Task statement -> Check each line of the material that follows, and copy those holding the string "Derivative".

* * *

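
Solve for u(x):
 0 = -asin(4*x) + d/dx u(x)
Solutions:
 u(x) = C1 + x*asin(4*x) + sqrt(1 - 16*x^2)/4


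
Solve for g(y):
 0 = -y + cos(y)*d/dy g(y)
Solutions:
 g(y) = C1 + Integral(y/cos(y), y)


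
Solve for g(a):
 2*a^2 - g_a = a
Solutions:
 g(a) = C1 + 2*a^3/3 - a^2/2


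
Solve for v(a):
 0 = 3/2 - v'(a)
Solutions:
 v(a) = C1 + 3*a/2


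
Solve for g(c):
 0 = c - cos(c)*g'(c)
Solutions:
 g(c) = C1 + Integral(c/cos(c), c)


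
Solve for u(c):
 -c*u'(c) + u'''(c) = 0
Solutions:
 u(c) = C1 + Integral(C2*airyai(c) + C3*airybi(c), c)


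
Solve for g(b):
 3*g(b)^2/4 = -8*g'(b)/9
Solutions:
 g(b) = 32/(C1 + 27*b)


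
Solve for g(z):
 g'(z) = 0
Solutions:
 g(z) = C1


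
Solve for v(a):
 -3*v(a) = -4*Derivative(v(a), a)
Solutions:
 v(a) = C1*exp(3*a/4)


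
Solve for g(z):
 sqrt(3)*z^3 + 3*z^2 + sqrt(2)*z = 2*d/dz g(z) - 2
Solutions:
 g(z) = C1 + sqrt(3)*z^4/8 + z^3/2 + sqrt(2)*z^2/4 + z


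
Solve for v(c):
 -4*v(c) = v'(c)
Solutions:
 v(c) = C1*exp(-4*c)


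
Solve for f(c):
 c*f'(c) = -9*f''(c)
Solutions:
 f(c) = C1 + C2*erf(sqrt(2)*c/6)


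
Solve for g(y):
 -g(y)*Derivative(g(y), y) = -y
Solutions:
 g(y) = -sqrt(C1 + y^2)
 g(y) = sqrt(C1 + y^2)


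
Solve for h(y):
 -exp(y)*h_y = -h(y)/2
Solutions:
 h(y) = C1*exp(-exp(-y)/2)


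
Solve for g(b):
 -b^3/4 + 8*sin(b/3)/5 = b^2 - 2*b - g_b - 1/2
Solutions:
 g(b) = C1 + b^4/16 + b^3/3 - b^2 - b/2 + 24*cos(b/3)/5


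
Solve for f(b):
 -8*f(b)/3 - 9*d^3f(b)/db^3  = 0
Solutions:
 f(b) = C3*exp(-2*b/3) + (C1*sin(sqrt(3)*b/3) + C2*cos(sqrt(3)*b/3))*exp(b/3)


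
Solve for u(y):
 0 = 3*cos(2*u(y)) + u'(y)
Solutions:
 u(y) = -asin((C1 + exp(12*y))/(C1 - exp(12*y)))/2 + pi/2
 u(y) = asin((C1 + exp(12*y))/(C1 - exp(12*y)))/2


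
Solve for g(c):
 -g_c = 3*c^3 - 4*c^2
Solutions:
 g(c) = C1 - 3*c^4/4 + 4*c^3/3


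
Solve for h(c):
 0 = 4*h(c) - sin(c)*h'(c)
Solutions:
 h(c) = C1*(cos(c)^2 - 2*cos(c) + 1)/(cos(c)^2 + 2*cos(c) + 1)


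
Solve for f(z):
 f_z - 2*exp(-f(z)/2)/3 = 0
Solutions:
 f(z) = 2*log(C1 + z/3)


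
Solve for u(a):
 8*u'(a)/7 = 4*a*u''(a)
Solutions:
 u(a) = C1 + C2*a^(9/7)


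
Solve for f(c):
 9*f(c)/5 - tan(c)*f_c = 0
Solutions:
 f(c) = C1*sin(c)^(9/5)


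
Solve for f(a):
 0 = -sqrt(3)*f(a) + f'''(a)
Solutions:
 f(a) = C3*exp(3^(1/6)*a) + (C1*sin(3^(2/3)*a/2) + C2*cos(3^(2/3)*a/2))*exp(-3^(1/6)*a/2)


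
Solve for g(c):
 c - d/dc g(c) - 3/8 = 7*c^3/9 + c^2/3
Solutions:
 g(c) = C1 - 7*c^4/36 - c^3/9 + c^2/2 - 3*c/8


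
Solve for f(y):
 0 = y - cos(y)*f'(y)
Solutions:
 f(y) = C1 + Integral(y/cos(y), y)


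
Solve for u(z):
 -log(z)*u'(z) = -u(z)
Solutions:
 u(z) = C1*exp(li(z))


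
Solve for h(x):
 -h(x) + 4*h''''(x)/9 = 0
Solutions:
 h(x) = C1*exp(-sqrt(6)*x/2) + C2*exp(sqrt(6)*x/2) + C3*sin(sqrt(6)*x/2) + C4*cos(sqrt(6)*x/2)


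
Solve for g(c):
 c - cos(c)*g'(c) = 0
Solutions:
 g(c) = C1 + Integral(c/cos(c), c)


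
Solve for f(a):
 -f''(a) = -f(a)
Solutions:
 f(a) = C1*exp(-a) + C2*exp(a)


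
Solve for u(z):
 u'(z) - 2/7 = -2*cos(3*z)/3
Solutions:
 u(z) = C1 + 2*z/7 - 2*sin(3*z)/9


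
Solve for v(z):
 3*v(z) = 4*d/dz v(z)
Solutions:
 v(z) = C1*exp(3*z/4)


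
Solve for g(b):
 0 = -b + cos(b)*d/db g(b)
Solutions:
 g(b) = C1 + Integral(b/cos(b), b)


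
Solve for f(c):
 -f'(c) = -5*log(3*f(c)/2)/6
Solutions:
 6*Integral(1/(-log(_y) - log(3) + log(2)), (_y, f(c)))/5 = C1 - c


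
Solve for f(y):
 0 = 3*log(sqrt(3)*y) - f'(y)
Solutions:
 f(y) = C1 + 3*y*log(y) - 3*y + 3*y*log(3)/2


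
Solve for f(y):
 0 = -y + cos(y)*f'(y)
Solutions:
 f(y) = C1 + Integral(y/cos(y), y)


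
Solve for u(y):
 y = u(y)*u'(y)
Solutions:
 u(y) = -sqrt(C1 + y^2)
 u(y) = sqrt(C1 + y^2)


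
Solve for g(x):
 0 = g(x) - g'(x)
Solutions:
 g(x) = C1*exp(x)


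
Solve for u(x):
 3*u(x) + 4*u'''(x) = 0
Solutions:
 u(x) = C3*exp(-6^(1/3)*x/2) + (C1*sin(2^(1/3)*3^(5/6)*x/4) + C2*cos(2^(1/3)*3^(5/6)*x/4))*exp(6^(1/3)*x/4)


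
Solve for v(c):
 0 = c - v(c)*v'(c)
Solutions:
 v(c) = -sqrt(C1 + c^2)
 v(c) = sqrt(C1 + c^2)


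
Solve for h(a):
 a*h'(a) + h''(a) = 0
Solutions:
 h(a) = C1 + C2*erf(sqrt(2)*a/2)


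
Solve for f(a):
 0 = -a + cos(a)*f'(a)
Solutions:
 f(a) = C1 + Integral(a/cos(a), a)


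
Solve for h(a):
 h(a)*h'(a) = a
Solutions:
 h(a) = -sqrt(C1 + a^2)
 h(a) = sqrt(C1 + a^2)


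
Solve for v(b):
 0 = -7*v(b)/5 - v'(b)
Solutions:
 v(b) = C1*exp(-7*b/5)


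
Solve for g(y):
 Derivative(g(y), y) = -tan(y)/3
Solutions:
 g(y) = C1 + log(cos(y))/3


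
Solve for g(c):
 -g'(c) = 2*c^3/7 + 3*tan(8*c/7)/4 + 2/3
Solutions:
 g(c) = C1 - c^4/14 - 2*c/3 + 21*log(cos(8*c/7))/32


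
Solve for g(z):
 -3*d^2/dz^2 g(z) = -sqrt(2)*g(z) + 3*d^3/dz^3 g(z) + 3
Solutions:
 g(z) = C1*exp(-z*(2*2^(1/3)/(-2 + sqrt(-4 + (2 - 9*sqrt(2))^2) + 9*sqrt(2))^(1/3) + 4 + 2^(2/3)*(-2 + sqrt(-4 + (2 - 9*sqrt(2))^2) + 9*sqrt(2))^(1/3))/12)*sin(2^(1/3)*sqrt(3)*z*(-2^(1/3)*(-2 + sqrt(-4 + (2 - 9*sqrt(2))^2) + 9*sqrt(2))^(1/3) + 2/(-2 + sqrt(-4 + (2 - 9*sqrt(2))^2) + 9*sqrt(2))^(1/3))/12) + C2*exp(-z*(2*2^(1/3)/(-2 + sqrt(-4 + (2 - 9*sqrt(2))^2) + 9*sqrt(2))^(1/3) + 4 + 2^(2/3)*(-2 + sqrt(-4 + (2 - 9*sqrt(2))^2) + 9*sqrt(2))^(1/3))/12)*cos(2^(1/3)*sqrt(3)*z*(-2^(1/3)*(-2 + sqrt(-4 + (2 - 9*sqrt(2))^2) + 9*sqrt(2))^(1/3) + 2/(-2 + sqrt(-4 + (2 - 9*sqrt(2))^2) + 9*sqrt(2))^(1/3))/12) + C3*exp(z*(-2 + 2*2^(1/3)/(-2 + sqrt(-4 + (2 - 9*sqrt(2))^2) + 9*sqrt(2))^(1/3) + 2^(2/3)*(-2 + sqrt(-4 + (2 - 9*sqrt(2))^2) + 9*sqrt(2))^(1/3))/6) + 3*sqrt(2)/2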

* * *

Solution for this exercise ->
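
 -3*v(a) = -4*Derivative(v(a), a)
 -g(y)*Derivative(g(y), y) = -y
 Derivative(g(y), y) = -tan(y)/3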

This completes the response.